Top of Extracted information

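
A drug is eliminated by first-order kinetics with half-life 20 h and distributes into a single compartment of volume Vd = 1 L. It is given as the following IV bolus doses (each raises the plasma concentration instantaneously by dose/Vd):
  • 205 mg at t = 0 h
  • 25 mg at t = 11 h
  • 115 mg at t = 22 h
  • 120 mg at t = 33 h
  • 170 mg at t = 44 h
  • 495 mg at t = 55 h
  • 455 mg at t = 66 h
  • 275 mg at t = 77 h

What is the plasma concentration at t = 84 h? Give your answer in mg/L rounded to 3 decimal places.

730.318 mg/L

k = ln 2 / 20 = 0.03466 per h
Dose 1 (205 mg at t=0 h): 205·exp(−0.03466·84) = 11.154 mg/L
Dose 2 (25 mg at t=11 h): 25·exp(−0.03466·73) = 1.992 mg/L
Dose 3 (115 mg at t=22 h): 115·exp(−0.03466·62) = 13.412 mg/L
Dose 4 (120 mg at t=33 h): 120·exp(−0.03466·51) = 20.491 mg/L
Dose 5 (170 mg at t=44 h): 170·exp(−0.03466·40) = 42.500 mg/L
Dose 6 (495 mg at t=55 h): 495·exp(−0.03466·29) = 181.181 mg/L
Dose 7 (455 mg at t=66 h): 455·exp(−0.03466·18) = 243.828 mg/L
Dose 8 (275 mg at t=77 h): 275·exp(−0.03466·7) = 215.761 mg/L
C(84) = 11.154 + 1.992 + 13.412 + 20.491 + 42.500 + 181.181 + 243.828 + 215.761 = 730.318 mg/L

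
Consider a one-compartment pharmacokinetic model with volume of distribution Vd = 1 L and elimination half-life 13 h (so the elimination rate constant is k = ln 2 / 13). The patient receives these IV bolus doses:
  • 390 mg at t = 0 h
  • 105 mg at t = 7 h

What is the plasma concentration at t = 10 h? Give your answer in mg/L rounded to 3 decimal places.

318.304 mg/L

k = ln 2 / 13 = 0.05332 per h
Dose 1 (390 mg at t=0 h): 390·exp(−0.05332·10) = 228.825 mg/L
Dose 2 (105 mg at t=7 h): 105·exp(−0.05332·3) = 89.479 mg/L
C(10) = 228.825 + 89.479 = 318.304 mg/L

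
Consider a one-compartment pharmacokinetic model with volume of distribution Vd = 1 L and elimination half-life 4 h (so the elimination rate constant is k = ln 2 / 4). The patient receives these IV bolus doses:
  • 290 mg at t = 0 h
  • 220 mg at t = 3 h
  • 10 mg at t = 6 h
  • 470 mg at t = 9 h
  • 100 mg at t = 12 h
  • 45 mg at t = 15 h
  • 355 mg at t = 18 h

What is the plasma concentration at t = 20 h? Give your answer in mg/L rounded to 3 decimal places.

386.318 mg/L

k = ln 2 / 4 = 0.17329 per h
Dose 1 (290 mg at t=0 h): 290·exp(−0.17329·20) = 9.062 mg/L
Dose 2 (220 mg at t=3 h): 220·exp(−0.17329·17) = 11.562 mg/L
Dose 3 (10 mg at t=6 h): 10·exp(−0.17329·14) = 0.884 mg/L
Dose 4 (470 mg at t=9 h): 470·exp(−0.17329·11) = 69.866 mg/L
Dose 5 (100 mg at t=12 h): 100·exp(−0.17329·8) = 25.000 mg/L
Dose 6 (45 mg at t=15 h): 45·exp(−0.17329·5) = 18.920 mg/L
Dose 7 (355 mg at t=18 h): 355·exp(−0.17329·2) = 251.023 mg/L
C(20) = 9.062 + 11.562 + 0.884 + 69.866 + 25.000 + 18.920 + 251.023 = 386.318 mg/L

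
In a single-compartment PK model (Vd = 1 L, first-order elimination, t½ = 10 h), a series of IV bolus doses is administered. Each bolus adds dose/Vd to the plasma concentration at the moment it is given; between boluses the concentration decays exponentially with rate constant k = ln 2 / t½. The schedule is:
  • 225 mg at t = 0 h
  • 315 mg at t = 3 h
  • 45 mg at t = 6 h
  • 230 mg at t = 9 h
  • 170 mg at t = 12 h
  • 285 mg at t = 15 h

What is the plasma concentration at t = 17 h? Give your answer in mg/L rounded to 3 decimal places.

k = ln 2 / 10 = 0.06931 per h
Dose 1 (225 mg at t=0 h): 225·exp(−0.06931·17) = 69.252 mg/L
Dose 2 (315 mg at t=3 h): 315·exp(−0.06931·14) = 119.363 mg/L
Dose 3 (45 mg at t=6 h): 45·exp(−0.06931·11) = 20.993 mg/L
Dose 4 (230 mg at t=9 h): 230·exp(−0.06931·8) = 132.100 mg/L
Dose 5 (170 mg at t=12 h): 170·exp(−0.06931·5) = 120.208 mg/L
Dose 6 (285 mg at t=15 h): 285·exp(−0.06931·2) = 248.107 mg/L
C(17) = 69.252 + 119.363 + 20.993 + 132.100 + 120.208 + 248.107 = 710.023 mg/L

710.023 mg/L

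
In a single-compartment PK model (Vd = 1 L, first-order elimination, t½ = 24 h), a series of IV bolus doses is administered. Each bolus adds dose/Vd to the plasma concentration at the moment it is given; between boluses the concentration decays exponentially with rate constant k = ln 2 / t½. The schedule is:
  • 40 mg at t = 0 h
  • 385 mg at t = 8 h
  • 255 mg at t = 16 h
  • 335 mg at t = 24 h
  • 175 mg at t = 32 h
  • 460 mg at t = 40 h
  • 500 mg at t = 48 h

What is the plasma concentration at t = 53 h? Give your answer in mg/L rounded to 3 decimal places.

k = ln 2 / 24 = 0.02888 per h
Dose 1 (40 mg at t=0 h): 40·exp(−0.02888·53) = 8.655 mg/L
Dose 2 (385 mg at t=8 h): 385·exp(−0.02888·45) = 104.961 mg/L
Dose 3 (255 mg at t=16 h): 255·exp(−0.02888·37) = 87.590 mg/L
Dose 4 (335 mg at t=24 h): 335·exp(−0.02888·29) = 144.977 mg/L
Dose 5 (175 mg at t=32 h): 175·exp(−0.02888·21) = 95.419 mg/L
Dose 6 (460 mg at t=40 h): 460·exp(−0.02888·13) = 316.009 mg/L
Dose 7 (500 mg at t=48 h): 500·exp(−0.02888·5) = 432.768 mg/L
C(53) = 8.655 + 104.961 + 87.590 + 144.977 + 95.419 + 316.009 + 432.768 = 1190.381 mg/L

1190.381 mg/L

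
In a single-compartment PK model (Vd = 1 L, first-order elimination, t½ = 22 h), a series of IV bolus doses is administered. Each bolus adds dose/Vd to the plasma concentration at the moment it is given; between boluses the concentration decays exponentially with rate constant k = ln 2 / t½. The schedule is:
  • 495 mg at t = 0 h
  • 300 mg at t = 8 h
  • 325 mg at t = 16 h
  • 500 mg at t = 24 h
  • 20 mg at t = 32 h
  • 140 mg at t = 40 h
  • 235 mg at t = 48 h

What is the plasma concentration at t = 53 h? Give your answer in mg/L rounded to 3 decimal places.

k = ln 2 / 22 = 0.03151 per h
Dose 1 (495 mg at t=0 h): 495·exp(−0.03151·53) = 93.196 mg/L
Dose 2 (300 mg at t=8 h): 300·exp(−0.03151·45) = 72.674 mg/L
Dose 3 (325 mg at t=16 h): 325·exp(−0.03151·37) = 101.299 mg/L
Dose 4 (500 mg at t=24 h): 500·exp(−0.03151·29) = 200.520 mg/L
Dose 5 (20 mg at t=32 h): 20·exp(−0.03151·21) = 10.320 mg/L
Dose 6 (140 mg at t=40 h): 140·exp(−0.03151·13) = 92.949 mg/L
Dose 7 (235 mg at t=48 h): 235·exp(−0.03151·5) = 200.748 mg/L
C(53) = 93.196 + 72.674 + 101.299 + 200.520 + 10.320 + 92.949 + 200.748 = 771.707 mg/L

771.707 mg/L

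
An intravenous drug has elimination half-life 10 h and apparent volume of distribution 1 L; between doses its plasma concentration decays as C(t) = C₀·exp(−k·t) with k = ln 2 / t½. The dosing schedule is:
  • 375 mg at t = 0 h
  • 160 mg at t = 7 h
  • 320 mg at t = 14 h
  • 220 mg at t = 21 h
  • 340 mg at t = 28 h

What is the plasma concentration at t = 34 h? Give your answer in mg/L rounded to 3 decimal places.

453.812 mg/L

k = ln 2 / 10 = 0.06931 per h
Dose 1 (375 mg at t=0 h): 375·exp(−0.06931·34) = 35.525 mg/L
Dose 2 (160 mg at t=7 h): 160·exp(−0.06931·27) = 24.623 mg/L
Dose 3 (320 mg at t=14 h): 320·exp(−0.06931·20) = 80.000 mg/L
Dose 4 (220 mg at t=21 h): 220·exp(−0.06931·13) = 89.348 mg/L
Dose 5 (340 mg at t=28 h): 340·exp(−0.06931·6) = 224.316 mg/L
C(34) = 35.525 + 24.623 + 80.000 + 89.348 + 224.316 = 453.812 mg/L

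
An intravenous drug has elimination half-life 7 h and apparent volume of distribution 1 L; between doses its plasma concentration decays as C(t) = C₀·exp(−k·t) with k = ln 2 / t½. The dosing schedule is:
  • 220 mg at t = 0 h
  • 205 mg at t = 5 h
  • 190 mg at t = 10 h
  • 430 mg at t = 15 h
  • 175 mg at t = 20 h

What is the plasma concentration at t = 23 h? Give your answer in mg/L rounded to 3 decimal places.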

Bottom of Extracted information

Task instructions. Write down only the number of lines above where the word "series" occurs.

Response area. 3